## [BRIEF]
Give the records again, every one, exactly.

## [DATASET EXCERPTS]
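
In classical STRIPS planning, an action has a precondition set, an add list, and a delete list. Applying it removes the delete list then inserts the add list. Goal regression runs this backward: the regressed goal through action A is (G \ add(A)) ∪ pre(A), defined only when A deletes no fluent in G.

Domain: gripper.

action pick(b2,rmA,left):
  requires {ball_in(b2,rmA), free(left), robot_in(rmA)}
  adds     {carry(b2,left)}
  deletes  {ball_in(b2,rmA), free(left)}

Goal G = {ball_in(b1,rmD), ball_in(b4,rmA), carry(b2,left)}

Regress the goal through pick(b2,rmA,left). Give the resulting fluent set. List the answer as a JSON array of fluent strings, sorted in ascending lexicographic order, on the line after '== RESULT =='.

Compute (G \ add) ∪ pre:
  G ∩ del = {}  (empty — regression defined)
  G \ add = {ball_in(b1,rmD), ball_in(b4,rmA), carry(b2,left)} \ {carry(b2,left)} = {ball_in(b1,rmD), ball_in(b4,rmA)}
  ∪ pre   = {ball_in(b1,rmD), ball_in(b4,rmA)} ∪ {ball_in(b2,rmA), free(left), robot_in(rmA)}
          = {ball_in(b1,rmD), ball_in(b2,rmA), ball_in(b4,rmA), free(left), robot_in(rmA)}

== RESULT ==
["ball_in(b1,rmD)", "ball_in(b2,rmA)", "ball_in(b4,rmA)", "free(left)", "robot_in(rmA)"]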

## [REPLY]
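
In classical STRIPS planning, an action has a precondition set, an add list, and a delete list. Applying it removes the delete list then inserts the add list. Goal regression runs this backward: the regressed goal through action A is (G \ add(A)) ∪ pre(A), defined only when A deletes no fluent in G.

Domain: gripper.

action pick(b2,rmA,left):
  requires {ball_in(b2,rmA), free(left), robot_in(rmA)}
  adds     {carry(b2,left)}
  deletes  {ball_in(b2,rmA), free(left)}

Goal G = {ball_in(b1,rmD), ball_in(b4,rmA), carry(b2,left)}

Regress the goal through pick(b2,rmA,left). Give the resulting fluent set. List the answer as a JSON array of fluent strings, sorted in ascending lexicographic order, on the line after '== RESULT =='.

Compute (G \ add) ∪ pre:
  G ∩ del = {}  (empty — regression defined)
  G \ add = {ball_in(b1,rmD), ball_in(b4,rmA), carry(b2,left)} \ {carry(b2,left)} = {ball_in(b1,rmD), ball_in(b4,rmA)}
  ∪ pre   = {ball_in(b1,rmD), ball_in(b4,rmA)} ∪ {ball_in(b2,rmA), free(left), robot_in(rmA)}
          = {ball_in(b1,rmD), ball_in(b2,rmA), ball_in(b4,rmA), free(left), robot_in(rmA)}

== RESULT ==
["ball_in(b1,rmD)", "ball_in(b2,rmA)", "ball_in(b4,rmA)", "free(left)", "robot_in(rmA)"]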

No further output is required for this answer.